── The records
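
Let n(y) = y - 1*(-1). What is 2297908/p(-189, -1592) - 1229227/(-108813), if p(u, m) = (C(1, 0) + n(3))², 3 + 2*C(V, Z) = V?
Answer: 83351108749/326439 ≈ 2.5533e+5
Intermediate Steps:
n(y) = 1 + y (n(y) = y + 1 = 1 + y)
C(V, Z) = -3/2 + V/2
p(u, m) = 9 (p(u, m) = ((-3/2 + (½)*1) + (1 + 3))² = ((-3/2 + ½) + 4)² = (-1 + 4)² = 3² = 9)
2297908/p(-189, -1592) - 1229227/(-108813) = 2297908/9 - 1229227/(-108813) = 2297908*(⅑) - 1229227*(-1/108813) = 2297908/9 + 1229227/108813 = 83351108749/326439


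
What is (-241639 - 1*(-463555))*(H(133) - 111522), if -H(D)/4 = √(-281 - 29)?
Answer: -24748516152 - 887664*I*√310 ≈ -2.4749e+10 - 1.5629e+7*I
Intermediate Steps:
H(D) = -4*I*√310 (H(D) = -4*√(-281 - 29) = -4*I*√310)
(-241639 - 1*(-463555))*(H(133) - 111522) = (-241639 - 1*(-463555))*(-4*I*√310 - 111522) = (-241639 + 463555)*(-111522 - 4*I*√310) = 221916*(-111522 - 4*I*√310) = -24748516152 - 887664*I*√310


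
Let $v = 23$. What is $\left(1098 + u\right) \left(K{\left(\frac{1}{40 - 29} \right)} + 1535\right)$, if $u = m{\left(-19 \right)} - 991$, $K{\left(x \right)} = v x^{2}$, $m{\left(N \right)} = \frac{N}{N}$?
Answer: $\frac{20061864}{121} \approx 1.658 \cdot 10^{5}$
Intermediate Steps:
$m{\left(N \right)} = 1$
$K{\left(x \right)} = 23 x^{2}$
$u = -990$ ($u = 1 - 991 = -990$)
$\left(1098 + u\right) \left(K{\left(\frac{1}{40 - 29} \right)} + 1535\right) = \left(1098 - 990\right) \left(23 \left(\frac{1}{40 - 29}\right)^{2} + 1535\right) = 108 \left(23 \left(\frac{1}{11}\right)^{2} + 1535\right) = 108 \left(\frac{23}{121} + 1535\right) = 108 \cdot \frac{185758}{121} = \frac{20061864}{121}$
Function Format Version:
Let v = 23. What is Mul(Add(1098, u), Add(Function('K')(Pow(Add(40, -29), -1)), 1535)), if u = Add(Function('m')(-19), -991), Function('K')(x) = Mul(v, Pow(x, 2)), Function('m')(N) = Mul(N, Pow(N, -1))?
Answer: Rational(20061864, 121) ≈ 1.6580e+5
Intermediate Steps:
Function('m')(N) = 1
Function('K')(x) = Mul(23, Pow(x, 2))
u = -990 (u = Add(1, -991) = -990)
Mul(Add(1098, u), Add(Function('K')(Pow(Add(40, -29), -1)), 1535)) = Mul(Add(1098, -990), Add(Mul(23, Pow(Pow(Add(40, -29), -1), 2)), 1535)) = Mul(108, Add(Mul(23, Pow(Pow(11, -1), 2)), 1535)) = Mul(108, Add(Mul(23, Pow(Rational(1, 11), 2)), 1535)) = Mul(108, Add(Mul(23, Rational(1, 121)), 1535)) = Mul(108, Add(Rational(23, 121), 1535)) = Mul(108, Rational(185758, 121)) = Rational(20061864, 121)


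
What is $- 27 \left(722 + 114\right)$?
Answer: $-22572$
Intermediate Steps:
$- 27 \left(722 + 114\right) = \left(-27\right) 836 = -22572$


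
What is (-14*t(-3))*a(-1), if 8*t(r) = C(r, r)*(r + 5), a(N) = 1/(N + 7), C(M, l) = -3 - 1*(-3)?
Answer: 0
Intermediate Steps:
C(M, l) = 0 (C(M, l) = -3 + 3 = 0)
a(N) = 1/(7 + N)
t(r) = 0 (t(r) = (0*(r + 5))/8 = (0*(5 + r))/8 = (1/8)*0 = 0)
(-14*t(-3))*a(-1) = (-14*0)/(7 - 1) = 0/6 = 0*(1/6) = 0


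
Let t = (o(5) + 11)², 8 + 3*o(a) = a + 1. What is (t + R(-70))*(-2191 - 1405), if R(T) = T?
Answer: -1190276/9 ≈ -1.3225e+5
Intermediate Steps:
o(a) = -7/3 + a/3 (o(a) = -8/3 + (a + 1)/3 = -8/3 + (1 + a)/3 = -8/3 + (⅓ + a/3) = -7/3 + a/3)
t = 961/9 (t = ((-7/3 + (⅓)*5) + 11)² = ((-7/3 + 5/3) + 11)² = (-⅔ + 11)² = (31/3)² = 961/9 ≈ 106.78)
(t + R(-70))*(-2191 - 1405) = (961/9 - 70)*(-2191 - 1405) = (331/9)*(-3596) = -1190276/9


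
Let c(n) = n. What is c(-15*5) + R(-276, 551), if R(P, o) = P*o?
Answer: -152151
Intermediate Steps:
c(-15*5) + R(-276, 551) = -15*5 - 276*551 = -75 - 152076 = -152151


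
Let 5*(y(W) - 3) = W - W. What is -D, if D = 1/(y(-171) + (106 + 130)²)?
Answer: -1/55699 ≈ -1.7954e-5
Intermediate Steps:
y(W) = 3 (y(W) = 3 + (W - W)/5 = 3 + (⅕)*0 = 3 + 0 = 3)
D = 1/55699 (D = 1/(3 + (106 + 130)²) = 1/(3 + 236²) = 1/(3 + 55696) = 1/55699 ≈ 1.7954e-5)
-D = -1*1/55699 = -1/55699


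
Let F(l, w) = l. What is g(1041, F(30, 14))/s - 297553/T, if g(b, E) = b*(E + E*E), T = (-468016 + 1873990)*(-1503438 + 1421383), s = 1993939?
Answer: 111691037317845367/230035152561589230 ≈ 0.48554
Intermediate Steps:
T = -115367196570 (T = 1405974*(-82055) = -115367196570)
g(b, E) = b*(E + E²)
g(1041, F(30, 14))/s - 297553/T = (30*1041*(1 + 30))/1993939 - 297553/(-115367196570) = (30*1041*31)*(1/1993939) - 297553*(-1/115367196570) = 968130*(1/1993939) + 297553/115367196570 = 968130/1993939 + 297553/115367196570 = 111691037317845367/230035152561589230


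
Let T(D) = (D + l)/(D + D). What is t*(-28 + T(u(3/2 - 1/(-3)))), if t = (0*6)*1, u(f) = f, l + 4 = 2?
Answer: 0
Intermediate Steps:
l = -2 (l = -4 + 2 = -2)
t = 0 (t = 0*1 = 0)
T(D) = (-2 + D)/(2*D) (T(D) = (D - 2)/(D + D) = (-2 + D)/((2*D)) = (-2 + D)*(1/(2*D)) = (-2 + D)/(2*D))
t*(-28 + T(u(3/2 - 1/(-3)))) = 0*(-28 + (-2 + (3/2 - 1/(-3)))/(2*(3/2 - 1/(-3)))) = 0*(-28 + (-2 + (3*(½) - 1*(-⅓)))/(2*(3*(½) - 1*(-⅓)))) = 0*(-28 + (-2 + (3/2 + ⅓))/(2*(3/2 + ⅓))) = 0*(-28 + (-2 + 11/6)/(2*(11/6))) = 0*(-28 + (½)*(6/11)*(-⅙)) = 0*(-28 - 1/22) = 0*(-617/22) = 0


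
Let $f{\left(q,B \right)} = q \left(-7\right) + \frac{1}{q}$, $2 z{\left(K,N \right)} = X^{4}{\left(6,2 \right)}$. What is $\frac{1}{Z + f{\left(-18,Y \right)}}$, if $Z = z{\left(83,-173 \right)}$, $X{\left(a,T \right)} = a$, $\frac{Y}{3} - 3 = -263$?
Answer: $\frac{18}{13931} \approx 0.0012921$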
────
Start copying at the line that contains "q \left(-7\right) +" and stop after the last line of the records, keeping every line exactly.

Exercise solution >>
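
Let $f{\left(q,B \right)} = q \left(-7\right) + \frac{1}{q}$, $2 z{\left(K,N \right)} = X^{4}{\left(6,2 \right)}$. What is $\frac{1}{Z + f{\left(-18,Y \right)}}$, if $Z = z{\left(83,-173 \right)}$, $X{\left(a,T \right)} = a$, $\frac{Y}{3} - 3 = -263$?
Answer: $\frac{18}{13931} \approx 0.0012921$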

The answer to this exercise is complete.